* EXERCISE DESCRIPTION
Word for word, restate each of the records below.

(INPUT DATA begins)

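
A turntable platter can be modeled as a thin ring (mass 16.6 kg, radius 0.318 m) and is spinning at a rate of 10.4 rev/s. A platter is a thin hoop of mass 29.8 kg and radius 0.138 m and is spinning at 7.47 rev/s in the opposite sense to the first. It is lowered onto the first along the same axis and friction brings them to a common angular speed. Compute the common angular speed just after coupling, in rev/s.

|ω_f| ≈ 5.89 rev/s

The coupling torques are internal; angular momentum about the shared axis is conserved.
Moments of inertia: I_A = (16.6)(0.318)² = 1.679 kg·m²; I_B = (29.8)(0.138)² = 0.5675 kg·m².
Taking A's sense as positive: L = (1.679)(10.4) − (0.5675)(7.47) = 13.22 kg·m²·rev/s.
Combined I = 1.679 + 0.5675 = 2.246 kg·m².
ω_f = L / I = 13.22 / 2.246 = 5.885 rev/s.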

(INPUT DATA ends)

* EXPECTED ANSWER
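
A turntable platter can be modeled as a thin ring (mass 16.6 kg, radius 0.318 m) and is spinning at a rate of 10.4 rev/s. A platter is a thin hoop of mass 29.8 kg and radius 0.138 m and is spinning at 7.47 rev/s in the opposite sense to the first. It is lowered onto the first along the same axis and friction brings them to a common angular speed. Compute the common angular speed just after coupling, in rev/s.

|ω_f| ≈ 5.89 rev/s

The coupling torques are internal; angular momentum about the shared axis is conserved.
Moments of inertia: I_A = (16.6)(0.318)² = 1.679 kg·m²; I_B = (29.8)(0.138)² = 0.5675 kg·m².
Taking A's sense as positive: L = (1.679)(10.4) − (0.5675)(7.47) = 13.22 kg·m²·rev/s.
Combined I = 1.679 + 0.5675 = 2.246 kg·m².
ω_f = L / I = 13.22 / 2.246 = 5.885 rev/s.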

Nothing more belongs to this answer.